■ HOW TO COMPLETE THIS TASK
Write out again, exactly, the lines below starting at the one with "Answer: 260348132" and ending at the one with "Answer: 666517489/3814209 ≈ 174.75".

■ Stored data
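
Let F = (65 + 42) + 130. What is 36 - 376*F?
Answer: -89076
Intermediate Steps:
F = 237 (F = 107 + 130 = 237)
36 - 376*F = 36 - 376*237 = 36 - 89112 = -89076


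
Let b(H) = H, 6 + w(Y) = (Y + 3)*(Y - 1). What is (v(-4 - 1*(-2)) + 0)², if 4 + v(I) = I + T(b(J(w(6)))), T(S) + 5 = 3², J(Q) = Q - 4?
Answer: 4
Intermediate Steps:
w(Y) = -6 + (-1 + Y)*(3 + Y) (w(Y) = -6 + (Y + 3)*(Y - 1) = -6 + (3 + Y)*(-1 + Y) = -6 + (-1 + Y)*(3 + Y))
J(Q) = -4 + Q
T(S) = 4 (T(S) = -5 + 3² = -5 + 9 = 4)
v(I) = I (v(I) = -4 + (I + 4) = -4 + (4 + I) = I)
(v(-4 - 1*(-2)) + 0)² = ((-4 - 1*(-2)) + 0)² = ((-4 + 2) + 0)² = (-2 + 0)² = (-2)² = 4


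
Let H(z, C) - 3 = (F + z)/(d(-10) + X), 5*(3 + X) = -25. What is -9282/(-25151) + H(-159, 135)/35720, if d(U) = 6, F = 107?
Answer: 47468917/128341960 ≈ 0.36986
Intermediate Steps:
X = -8 (X = -3 + (⅕)*(-25) = -3 - 5 = -8)
H(z, C) = -101/2 - z/2 (H(z, C) = 3 + (107 + z)/(6 - 8) = 3 + (107 + z)/(-2) = 3 + (107 + z)*(-½) = 3 + (-107/2 - z/2) = -101/2 - z/2)
-9282/(-25151) + H(-159, 135)/35720 = -9282/(-25151) + (-101/2 - ½*(-159))/35720 = -9282*(-1/25151) + (-101/2 + 159/2)*(1/35720) = 1326/3593 + 29*(1/35720) = 1326/3593 + 29/35720 = 47468917/128341960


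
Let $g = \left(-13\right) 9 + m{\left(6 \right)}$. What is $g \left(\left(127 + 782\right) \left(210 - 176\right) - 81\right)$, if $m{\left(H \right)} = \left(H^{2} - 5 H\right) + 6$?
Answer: $-3236625$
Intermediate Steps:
$m{\left(H \right)} = 6 + H^{2} - 5 H$
$g = -105$ ($g = \left(-13\right) 9 + \left(6 + 6^{2} - 30\right) = -117 + \left(6 + 36 - 30\right) = -117 + 12 = -105$)
$g \left(\left(127 + 782\right) \left(210 - 176\right) - 81\right) = - 105 \left(\left(127 + 782\right) \left(210 - 176\right) - 81\right) = - 105 \left(909 \cdot 34 - 81\right) = - 105 \left(30906 - 81\right) = \left(-105\right) 30825 = -3236625$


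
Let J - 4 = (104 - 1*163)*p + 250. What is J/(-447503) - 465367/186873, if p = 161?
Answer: -206525487716/83626228119 ≈ -2.4696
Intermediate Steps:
J = -9245 (J = 4 + ((104 - 1*163)*161 + 250) = 4 + ((104 - 163)*161 + 250) = 4 + (-59*161 + 250) = 4 + (-9499 + 250) = 4 - 9249 = -9245)
J/(-447503) - 465367/186873 = -9245/(-447503) - 465367/186873 = -9245*(-1/447503) - 465367*1/186873 = 9245/447503 - 465367/186873 = -206525487716/83626228119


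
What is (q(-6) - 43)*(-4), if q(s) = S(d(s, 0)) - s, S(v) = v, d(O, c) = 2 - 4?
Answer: 156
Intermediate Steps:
d(O, c) = -2
q(s) = -2 - s
(q(-6) - 43)*(-4) = ((-2 - 1*(-6)) - 43)*(-4) = ((-2 + 6) - 43)*(-4) = (4 - 43)*(-4) = -39*(-4) = 156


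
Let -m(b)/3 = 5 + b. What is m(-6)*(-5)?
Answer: -15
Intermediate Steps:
m(b) = -15 - 3*b (m(b) = -3*(5 + b) = -15 - 3*b)
m(-6)*(-5) = (-15 - 3*(-6))*(-5) = (-15 + 18)*(-5) = 3*(-5) = -15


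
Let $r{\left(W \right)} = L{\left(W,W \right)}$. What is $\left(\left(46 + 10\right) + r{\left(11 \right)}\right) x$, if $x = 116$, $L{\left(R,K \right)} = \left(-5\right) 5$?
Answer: $3596$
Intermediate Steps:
$L{\left(R,K \right)} = -25$
$r{\left(W \right)} = -25$
$\left(\left(46 + 10\right) + r{\left(11 \right)}\right) x = \left(\left(46 + 10\right) - 25\right) 116 = \left(56 - 25\right) 116 = 31 \cdot 116 = 3596$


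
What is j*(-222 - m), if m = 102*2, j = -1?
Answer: 426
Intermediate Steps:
m = 204
j*(-222 - m) = -(-222 - 1*204) = -(-222 - 204) = -1*(-426) = 426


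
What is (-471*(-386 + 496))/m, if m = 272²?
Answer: -25905/36992 ≈ -0.70029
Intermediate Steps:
m = 73984
(-471*(-386 + 496))/m = -471*(-386 + 496)/73984 = -471*110*(1/73984) = -51810*1/73984 = -25905/36992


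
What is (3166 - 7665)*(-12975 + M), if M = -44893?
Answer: 260348132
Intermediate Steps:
(3166 - 7665)*(-12975 + M) = (3166 - 7665)*(-12975 - 44893) = -4499*(-57868) = 260348132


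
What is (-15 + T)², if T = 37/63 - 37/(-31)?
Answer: 666517489/3814209 ≈ 174.75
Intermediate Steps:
T = 3478/1953 (T = 37*(1/63) - 37*(-1/31) = 37/63 + 37/31 = 3478/1953 ≈ 1.7808)
(-15 + T)² = (-15 + 3478/1953)² = (-25817/1953)² = 666517489/3814209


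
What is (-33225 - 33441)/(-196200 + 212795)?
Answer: -66666/16595 ≈ -4.0172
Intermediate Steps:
(-33225 - 33441)/(-196200 + 212795) = -66666/16595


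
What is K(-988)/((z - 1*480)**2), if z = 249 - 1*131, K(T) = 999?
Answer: 999/131044 ≈ 0.0076234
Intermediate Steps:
z = 118 (z = 249 - 131 = 118)
K(-988)/((z - 1*480)**2) = 999/((118 - 1*480)**2) = 999/((118 - 480)**2) = 999/((-362)**2) = 999/131044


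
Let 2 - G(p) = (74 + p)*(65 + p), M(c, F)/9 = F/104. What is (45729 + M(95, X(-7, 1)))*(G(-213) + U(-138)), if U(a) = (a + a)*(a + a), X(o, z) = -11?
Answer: 132223199751/52 ≈ 2.5428e+9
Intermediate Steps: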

■ OUTPUT OF THE TASK
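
Answer: 260348132
Intermediate Steps:
(3166 - 7665)*(-12975 + M) = (3166 - 7665)*(-12975 - 44893) = -4499*(-57868) = 260348132


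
What is (-15 + T)², if T = 37/63 - 37/(-31)?
Answer: 666517489/3814209 ≈ 174.75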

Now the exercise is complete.